Down to the last line, repeat the records exactly.

[Start of Attachment]

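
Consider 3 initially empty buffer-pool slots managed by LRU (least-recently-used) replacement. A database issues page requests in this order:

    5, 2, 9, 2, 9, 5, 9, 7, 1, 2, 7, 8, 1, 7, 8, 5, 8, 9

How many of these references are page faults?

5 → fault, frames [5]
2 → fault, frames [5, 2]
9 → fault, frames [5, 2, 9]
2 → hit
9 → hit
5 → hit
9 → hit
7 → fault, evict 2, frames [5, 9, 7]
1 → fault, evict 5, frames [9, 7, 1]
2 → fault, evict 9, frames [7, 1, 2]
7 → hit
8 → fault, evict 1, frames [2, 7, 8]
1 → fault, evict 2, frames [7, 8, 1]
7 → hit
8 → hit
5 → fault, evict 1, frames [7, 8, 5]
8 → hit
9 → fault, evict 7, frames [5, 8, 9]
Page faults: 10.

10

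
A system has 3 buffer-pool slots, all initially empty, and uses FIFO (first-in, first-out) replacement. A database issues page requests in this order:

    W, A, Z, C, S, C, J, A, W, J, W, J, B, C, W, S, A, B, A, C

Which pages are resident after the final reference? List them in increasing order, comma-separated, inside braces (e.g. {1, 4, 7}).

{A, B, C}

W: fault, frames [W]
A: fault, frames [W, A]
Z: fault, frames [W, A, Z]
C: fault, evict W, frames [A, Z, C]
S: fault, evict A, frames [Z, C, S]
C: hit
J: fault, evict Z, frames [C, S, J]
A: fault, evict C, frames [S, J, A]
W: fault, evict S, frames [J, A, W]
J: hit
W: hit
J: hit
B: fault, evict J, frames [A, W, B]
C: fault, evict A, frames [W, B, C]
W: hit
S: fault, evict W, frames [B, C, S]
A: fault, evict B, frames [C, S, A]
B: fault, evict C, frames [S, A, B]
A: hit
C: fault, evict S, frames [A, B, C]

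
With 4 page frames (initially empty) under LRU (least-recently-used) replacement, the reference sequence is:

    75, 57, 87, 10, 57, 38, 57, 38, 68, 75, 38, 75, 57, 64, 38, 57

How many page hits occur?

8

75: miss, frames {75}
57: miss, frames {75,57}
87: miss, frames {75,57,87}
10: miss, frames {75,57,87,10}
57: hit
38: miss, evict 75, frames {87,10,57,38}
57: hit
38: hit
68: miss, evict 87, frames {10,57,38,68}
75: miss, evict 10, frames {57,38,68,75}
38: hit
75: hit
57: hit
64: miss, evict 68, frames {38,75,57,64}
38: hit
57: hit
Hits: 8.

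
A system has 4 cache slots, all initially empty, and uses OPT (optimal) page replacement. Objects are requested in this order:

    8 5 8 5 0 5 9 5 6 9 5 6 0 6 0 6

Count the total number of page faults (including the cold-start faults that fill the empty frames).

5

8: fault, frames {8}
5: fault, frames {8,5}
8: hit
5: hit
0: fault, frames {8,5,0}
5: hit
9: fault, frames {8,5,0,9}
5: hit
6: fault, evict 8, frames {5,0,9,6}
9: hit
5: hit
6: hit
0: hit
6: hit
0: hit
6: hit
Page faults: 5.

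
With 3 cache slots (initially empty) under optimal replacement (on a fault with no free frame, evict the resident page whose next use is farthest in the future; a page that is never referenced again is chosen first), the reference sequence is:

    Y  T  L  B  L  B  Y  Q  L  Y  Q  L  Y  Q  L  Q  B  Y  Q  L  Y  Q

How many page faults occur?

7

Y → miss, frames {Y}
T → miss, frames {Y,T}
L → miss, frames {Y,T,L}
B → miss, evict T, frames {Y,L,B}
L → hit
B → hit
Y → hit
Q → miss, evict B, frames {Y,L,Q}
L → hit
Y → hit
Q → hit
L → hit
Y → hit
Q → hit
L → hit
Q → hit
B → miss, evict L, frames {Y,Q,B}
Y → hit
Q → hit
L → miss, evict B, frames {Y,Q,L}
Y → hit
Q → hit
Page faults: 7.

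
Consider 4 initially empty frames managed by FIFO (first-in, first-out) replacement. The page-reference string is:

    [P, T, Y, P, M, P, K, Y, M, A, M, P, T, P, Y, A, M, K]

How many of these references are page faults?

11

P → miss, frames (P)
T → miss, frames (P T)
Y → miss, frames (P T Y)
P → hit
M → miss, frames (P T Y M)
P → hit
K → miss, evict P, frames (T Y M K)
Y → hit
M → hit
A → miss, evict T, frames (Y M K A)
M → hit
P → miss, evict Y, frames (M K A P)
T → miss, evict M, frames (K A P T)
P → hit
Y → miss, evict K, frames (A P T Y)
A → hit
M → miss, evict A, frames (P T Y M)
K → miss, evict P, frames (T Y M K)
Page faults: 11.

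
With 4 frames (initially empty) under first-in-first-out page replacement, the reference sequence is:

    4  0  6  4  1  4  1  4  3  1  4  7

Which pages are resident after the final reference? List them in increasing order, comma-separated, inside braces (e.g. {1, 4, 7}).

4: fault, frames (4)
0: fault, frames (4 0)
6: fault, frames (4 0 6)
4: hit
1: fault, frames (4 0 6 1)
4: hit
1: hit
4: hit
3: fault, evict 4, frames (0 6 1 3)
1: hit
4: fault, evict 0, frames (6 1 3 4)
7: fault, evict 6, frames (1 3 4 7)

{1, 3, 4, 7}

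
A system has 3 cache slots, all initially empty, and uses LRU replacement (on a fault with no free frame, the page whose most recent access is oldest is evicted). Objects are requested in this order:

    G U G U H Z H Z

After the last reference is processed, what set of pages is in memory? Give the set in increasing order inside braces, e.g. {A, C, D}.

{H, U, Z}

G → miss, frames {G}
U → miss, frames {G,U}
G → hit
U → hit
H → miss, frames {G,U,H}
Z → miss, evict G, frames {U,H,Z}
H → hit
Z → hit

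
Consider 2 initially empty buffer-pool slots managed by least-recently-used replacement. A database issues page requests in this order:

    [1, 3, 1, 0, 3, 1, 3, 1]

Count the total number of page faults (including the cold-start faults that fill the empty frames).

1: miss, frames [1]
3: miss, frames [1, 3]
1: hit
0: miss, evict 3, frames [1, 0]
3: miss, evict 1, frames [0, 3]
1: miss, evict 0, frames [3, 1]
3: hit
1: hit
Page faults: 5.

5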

[End of Attachment]

Task result =
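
Consider 3 initially empty buffer-pool slots managed by LRU (least-recently-used) replacement. A database issues page requests in this order:

    5, 2, 9, 2, 9, 5, 9, 7, 1, 2, 7, 8, 1, 7, 8, 5, 8, 9

How many of these references are page faults?

5 → fault, frames [5]
2 → fault, frames [5, 2]
9 → fault, frames [5, 2, 9]
2 → hit
9 → hit
5 → hit
9 → hit
7 → fault, evict 2, frames [5, 9, 7]
1 → fault, evict 5, frames [9, 7, 1]
2 → fault, evict 9, frames [7, 1, 2]
7 → hit
8 → fault, evict 1, frames [2, 7, 8]
1 → fault, evict 2, frames [7, 8, 1]
7 → hit
8 → hit
5 → fault, evict 1, frames [7, 8, 5]
8 → hit
9 → fault, evict 7, frames [5, 8, 9]
Page faults: 10.

10

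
A system has 3 buffer-pool slots, all initially empty, and uses FIFO (first-in, first-out) replacement. A database issues page requests in this order:

    W, A, Z, C, S, C, J, A, W, J, W, J, B, C, W, S, A, B, A, C

Which pages are resident after the final reference? List them in increasing order, comma-separated, inside braces (e.g. {1, 4, 7}).

{A, B, C}

W: fault, frames [W]
A: fault, frames [W, A]
Z: fault, frames [W, A, Z]
C: fault, evict W, frames [A, Z, C]
S: fault, evict A, frames [Z, C, S]
C: hit
J: fault, evict Z, frames [C, S, J]
A: fault, evict C, frames [S, J, A]
W: fault, evict S, frames [J, A, W]
J: hit
W: hit
J: hit
B: fault, evict J, frames [A, W, B]
C: fault, evict A, frames [W, B, C]
W: hit
S: fault, evict W, frames [B, C, S]
A: fault, evict B, frames [C, S, A]
B: fault, evict C, frames [S, A, B]
A: hit
C: fault, evict S, frames [A, B, C]

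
With 4 page frames (initially empty) under LRU (least-recently-used) replacement, the reference sequence is:

    75, 57, 87, 10, 57, 38, 57, 38, 68, 75, 38, 75, 57, 64, 38, 57

How many page hits occur?

8

75: miss, frames {75}
57: miss, frames {75,57}
87: miss, frames {75,57,87}
10: miss, frames {75,57,87,10}
57: hit
38: miss, evict 75, frames {87,10,57,38}
57: hit
38: hit
68: miss, evict 87, frames {10,57,38,68}
75: miss, evict 10, frames {57,38,68,75}
38: hit
75: hit
57: hit
64: miss, evict 68, frames {38,75,57,64}
38: hit
57: hit
Hits: 8.

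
A system has 4 cache slots, all initially empty, and uses OPT (optimal) page replacement. Objects are requested in this order:

    8 5 8 5 0 5 9 5 6 9 5 6 0 6 0 6

Count the total number of page faults (including the cold-start faults that fill the empty frames).

5

8: fault, frames {8}
5: fault, frames {8,5}
8: hit
5: hit
0: fault, frames {8,5,0}
5: hit
9: fault, frames {8,5,0,9}
5: hit
6: fault, evict 8, frames {5,0,9,6}
9: hit
5: hit
6: hit
0: hit
6: hit
0: hit
6: hit
Page faults: 5.

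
With 3 cache slots (initially empty) under optimal replacement (on a fault with no free frame, evict the resident page whose next use is farthest in the future; a page that is never referenced again is chosen first), the reference sequence is:

    Y  T  L  B  L  B  Y  Q  L  Y  Q  L  Y  Q  L  Q  B  Y  Q  L  Y  Q

How many page faults occur?

7

Y → miss, frames {Y}
T → miss, frames {Y,T}
L → miss, frames {Y,T,L}
B → miss, evict T, frames {Y,L,B}
L → hit
B → hit
Y → hit
Q → miss, evict B, frames {Y,L,Q}
L → hit
Y → hit
Q → hit
L → hit
Y → hit
Q → hit
L → hit
Q → hit
B → miss, evict L, frames {Y,Q,B}
Y → hit
Q → hit
L → miss, evict B, frames {Y,Q,L}
Y → hit
Q → hit
Page faults: 7.

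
Consider 4 initially empty frames managed by FIFO (first-in, first-out) replacement. The page-reference string is:

    [P, T, Y, P, M, P, K, Y, M, A, M, P, T, P, Y, A, M, K]

How many of these references are page faults?

11

P → miss, frames (P)
T → miss, frames (P T)
Y → miss, frames (P T Y)
P → hit
M → miss, frames (P T Y M)
P → hit
K → miss, evict P, frames (T Y M K)
Y → hit
M → hit
A → miss, evict T, frames (Y M K A)
M → hit
P → miss, evict Y, frames (M K A P)
T → miss, evict M, frames (K A P T)
P → hit
Y → miss, evict K, frames (A P T Y)
A → hit
M → miss, evict A, frames (P T Y M)
K → miss, evict P, frames (T Y M K)
Page faults: 11.

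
With 4 frames (initially empty) under first-in-first-out page replacement, the reference sequence is:

    4  0  6  4  1  4  1  4  3  1  4  7

Which pages are resident after the final reference? List them in increasing order, comma-separated, inside braces (e.g. {1, 4, 7}).

4: fault, frames (4)
0: fault, frames (4 0)
6: fault, frames (4 0 6)
4: hit
1: fault, frames (4 0 6 1)
4: hit
1: hit
4: hit
3: fault, evict 4, frames (0 6 1 3)
1: hit
4: fault, evict 0, frames (6 1 3 4)
7: fault, evict 6, frames (1 3 4 7)

{1, 3, 4, 7}

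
A system has 3 cache slots, all initially empty, and uses LRU replacement (on a fault with no free frame, the page whose most recent access is oldest is evicted). Objects are requested in this order:

    G U G U H Z H Z

After the last reference is processed, what set of pages is in memory? Give the set in increasing order inside braces, e.g. {A, C, D}.

{H, U, Z}

G → miss, frames {G}
U → miss, frames {G,U}
G → hit
U → hit
H → miss, frames {G,U,H}
Z → miss, evict G, frames {U,H,Z}
H → hit
Z → hit

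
Consider 2 initially empty buffer-pool slots managed by least-recently-used replacement. A database issues page requests in this order:

    [1, 3, 1, 0, 3, 1, 3, 1]

Count the total number of page faults (including the cold-start faults that fill the empty frames).

1: miss, frames [1]
3: miss, frames [1, 3]
1: hit
0: miss, evict 3, frames [1, 0]
3: miss, evict 1, frames [0, 3]
1: miss, evict 0, frames [3, 1]
3: hit
1: hit
Page faults: 5.

5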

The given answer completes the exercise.